● **WORK REQUEST**: Look over the material for the string "Answer". Copy every line where it turns up.

⁂

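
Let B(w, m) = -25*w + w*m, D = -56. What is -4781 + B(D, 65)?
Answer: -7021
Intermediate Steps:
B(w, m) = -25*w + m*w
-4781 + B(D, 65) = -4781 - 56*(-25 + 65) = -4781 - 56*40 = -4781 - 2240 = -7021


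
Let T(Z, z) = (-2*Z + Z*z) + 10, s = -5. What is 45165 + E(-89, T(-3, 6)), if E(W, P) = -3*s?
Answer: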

⁂

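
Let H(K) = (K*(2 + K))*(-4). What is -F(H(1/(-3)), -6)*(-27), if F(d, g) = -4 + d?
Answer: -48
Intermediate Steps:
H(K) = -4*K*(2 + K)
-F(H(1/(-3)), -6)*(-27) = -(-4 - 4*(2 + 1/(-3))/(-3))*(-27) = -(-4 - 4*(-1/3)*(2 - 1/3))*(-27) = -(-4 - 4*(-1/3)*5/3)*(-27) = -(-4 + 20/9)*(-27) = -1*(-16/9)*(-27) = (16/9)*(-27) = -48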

⁂

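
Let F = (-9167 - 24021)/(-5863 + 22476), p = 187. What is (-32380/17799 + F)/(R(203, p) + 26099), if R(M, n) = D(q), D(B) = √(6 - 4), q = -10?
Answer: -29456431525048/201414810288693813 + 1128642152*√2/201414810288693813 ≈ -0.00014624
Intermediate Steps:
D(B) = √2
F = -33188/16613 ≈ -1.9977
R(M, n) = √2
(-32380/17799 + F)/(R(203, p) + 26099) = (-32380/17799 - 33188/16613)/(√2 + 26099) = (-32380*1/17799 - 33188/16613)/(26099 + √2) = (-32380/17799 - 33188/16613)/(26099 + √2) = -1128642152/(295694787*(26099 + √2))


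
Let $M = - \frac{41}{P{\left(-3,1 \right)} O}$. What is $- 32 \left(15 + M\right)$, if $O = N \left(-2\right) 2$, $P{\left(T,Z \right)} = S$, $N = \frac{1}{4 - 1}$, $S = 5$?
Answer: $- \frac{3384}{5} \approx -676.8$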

⁂

● **RESPONSE AREA**:
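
Answer: -7021
Answer:
Answer: -48
Answer: -29456431525048/201414810288693813 + 1128642152*√2/201414810288693813 ≈ -0.00014624
Answer: $- \frac{3384}{5} \approx -676.8$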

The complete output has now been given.